Please copy each line of the listing below in which the word "Answer" appears.

= Beginning of Section =

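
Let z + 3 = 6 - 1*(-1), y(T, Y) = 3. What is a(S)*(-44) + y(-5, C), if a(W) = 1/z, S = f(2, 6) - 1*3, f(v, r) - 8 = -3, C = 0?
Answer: -8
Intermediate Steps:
f(v, r) = 5 (f(v, r) = 8 - 3 = 5)
z = 4 (z = -3 + (6 - 1*(-1)) = -3 + (6 + 1) = -3 + 7 = 4)
S = 2 (S = 5 - 1*3 = 5 - 3 = 2)
a(W) = ¼ (a(W) = 1/4 = ¼)
a(S)*(-44) + y(-5, C) = (¼)*(-44) + 3 = -11 + 3 = -8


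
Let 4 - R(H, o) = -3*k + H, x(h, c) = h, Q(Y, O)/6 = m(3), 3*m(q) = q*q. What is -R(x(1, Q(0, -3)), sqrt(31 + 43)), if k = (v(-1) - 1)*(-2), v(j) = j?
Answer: -15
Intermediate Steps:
m(q) = q**2/3 (m(q) = (q*q)/3 = q**2/3)
Q(Y, O) = 18 (Q(Y, O) = 6*((1/3)*3**2) = 6*((1/3)*9) = 6*3 = 18)
k = 4 (k = (-1 - 1)*(-2) = -2*(-2) = 4)
R(H, o) = 16 - H (R(H, o) = 4 - (-3*4 + H) = 4 - (-12 + H) = 4 + (12 - H) = 16 - H)
-R(x(1, Q(0, -3)), sqrt(31 + 43)) = -(16 - 1*1) = -(16 - 1) = -1*15 = -15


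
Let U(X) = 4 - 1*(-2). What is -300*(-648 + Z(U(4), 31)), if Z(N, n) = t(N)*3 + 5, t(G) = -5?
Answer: 197400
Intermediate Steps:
U(X) = 6 (U(X) = 4 + 2 = 6)
Z(N, n) = -10 (Z(N, n) = -5*3 + 5 = -15 + 5 = -10)
-300*(-648 + Z(U(4), 31)) = -300*(-648 - 10) = -300*(-658) = 197400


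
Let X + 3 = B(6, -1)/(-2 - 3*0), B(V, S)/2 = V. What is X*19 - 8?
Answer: -179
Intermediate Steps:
B(V, S) = 2*V
X = -9 (X = -3 + (2*6)/(-2 - 3*0) = -3 + 12/(-2 + 0) = -3 + 12/(-2) = -3 + 12*(-1/2) = -3 - 6 = -9)
X*19 - 8 = -9*19 - 8 = -171 - 8 = -179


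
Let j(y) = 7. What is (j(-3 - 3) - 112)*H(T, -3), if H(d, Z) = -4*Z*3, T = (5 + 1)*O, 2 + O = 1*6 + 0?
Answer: -3780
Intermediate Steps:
O = 4 (O = -2 + (1*6 + 0) = -2 + (6 + 0) = -2 + 6 = 4)
T = 24 (T = (5 + 1)*4 = 6*4 = 24)
H(d, Z) = -12*Z
(j(-3 - 3) - 112)*H(T, -3) = (7 - 112)*(-12*(-3)) = -105*36 = -3780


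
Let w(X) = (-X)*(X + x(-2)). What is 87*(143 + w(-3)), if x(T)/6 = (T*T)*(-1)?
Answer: 5394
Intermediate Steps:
x(T) = -6*T² (x(T) = 6*((T*T)*(-1)) = 6*(T²*(-1)) = 6*(-T²) = -6*T²)
w(X) = -X*(-24 + X) (w(X) = (-X)*(X - 6*(-2)²) = (-X)*(X - 6*4) = (-X)*(X - 24) = (-X)*(-24 + X) = -X*(-24 + X))
87*(143 + w(-3)) = 87*(143 - 3*(24 - 1*(-3))) = 87*(143 - 3*(24 + 3)) = 87*(143 - 3*27) = 87*(143 - 81) = 87*62 = 5394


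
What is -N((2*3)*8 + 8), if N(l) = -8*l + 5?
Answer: 443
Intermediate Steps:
N(l) = 5 - 8*l
-N((2*3)*8 + 8) = -(5 - 8*((2*3)*8 + 8)) = -(5 - 8*(6*8 + 8)) = -(5 - 8*(48 + 8)) = -(5 - 8*56) = -(5 - 448) = -1*(-443) = 443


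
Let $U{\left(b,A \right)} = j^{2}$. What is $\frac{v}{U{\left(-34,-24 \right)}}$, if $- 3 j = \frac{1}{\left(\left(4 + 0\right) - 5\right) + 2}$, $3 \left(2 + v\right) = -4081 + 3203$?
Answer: $-2652$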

= End of Section =

*TASK SOLUTION*:
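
Answer: -8
Answer: -15
Answer: 197400
Answer: -179
Answer: -3780
Answer: 5394
Answer: 443
Answer: $-2652$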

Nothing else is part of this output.